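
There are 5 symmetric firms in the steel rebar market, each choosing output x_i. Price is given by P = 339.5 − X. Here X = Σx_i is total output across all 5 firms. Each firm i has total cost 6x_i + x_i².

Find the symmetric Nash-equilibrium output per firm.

A representative firm's profit is π_i = x_i(339.5 − X) − 6x_i − x_i², with X = x_i + Σ_{j≠i} x_j.
First-order condition: 333.5 − 4x_i − Σ_{j≠i} x_j = 0.
Imposing symmetry (x_j = x for all j) turns Σ_{j≠i} x_j into 4x, so 333.5 = 8x and x = 41.6875.

41.6875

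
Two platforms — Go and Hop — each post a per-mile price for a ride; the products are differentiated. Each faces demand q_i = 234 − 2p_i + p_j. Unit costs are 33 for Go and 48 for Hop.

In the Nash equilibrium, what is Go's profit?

9522

Go's profit: π = (p_{Go} − 33)(234 − 2p_{Go} + p_{Hop}).
∂π/∂p_{Go} = 300 − 4p_{Go} + p_{Hop} = 0 ⇒ p_{Go} = 75 + 0.25p_{Hop}.
Similarly p_{Hop} = 82.5 + 0.25p_{Go}.
Substituting the second reaction function into the first: p_{Go} = 75 + 0.25(82.5 + 0.25p_{Go}), which gives 0.9375p_{Go} = 95.625 ⇒ p_{Go} = 102.
Then p_{Hop} = 82.5 + 0.25·102 = 108.
q_{Go} = 234 − 2·102 + 108 = 138.
Profit = (102 − 33)·138 = 9522.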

○ ○ ○ ○ ○ ○ ○

Copy each record exactly, leaving nothing out.

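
There are 5 symmetric firms in the steel rebar market, each choosing output x_i. Price is given by P = 339.5 − X. Here X = Σx_i is total output across all 5 firms. Each firm i has total cost 6x_i + x_i².

Find the symmetric Nash-equilibrium output per firm.

A representative firm's profit is π_i = x_i(339.5 − X) − 6x_i − x_i², with X = x_i + Σ_{j≠i} x_j.
First-order condition: 333.5 − 4x_i − Σ_{j≠i} x_j = 0.
Imposing symmetry (x_j = x for all j) turns Σ_{j≠i} x_j into 4x, so 333.5 = 8x and x = 41.6875.

41.6875

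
Two platforms — Go and Hop — each post a per-mile price for a ride; the products are differentiated. Each faces demand q_i = 234 − 2p_i + p_j. Unit costs are 33 for Go and 48 for Hop.

In the Nash equilibrium, what is Go's profit?

9522

Go's profit: π = (p_{Go} − 33)(234 − 2p_{Go} + p_{Hop}).
∂π/∂p_{Go} = 300 − 4p_{Go} + p_{Hop} = 0 ⇒ p_{Go} = 75 + 0.25p_{Hop}.
Similarly p_{Hop} = 82.5 + 0.25p_{Go}.
Substituting the second reaction function into the first: p_{Go} = 75 + 0.25(82.5 + 0.25p_{Go}), which gives 0.9375p_{Go} = 95.625 ⇒ p_{Go} = 102.
Then p_{Hop} = 82.5 + 0.25·102 = 108.
q_{Go} = 234 − 2·102 + 108 = 138.
Profit = (102 − 33)·138 = 9522.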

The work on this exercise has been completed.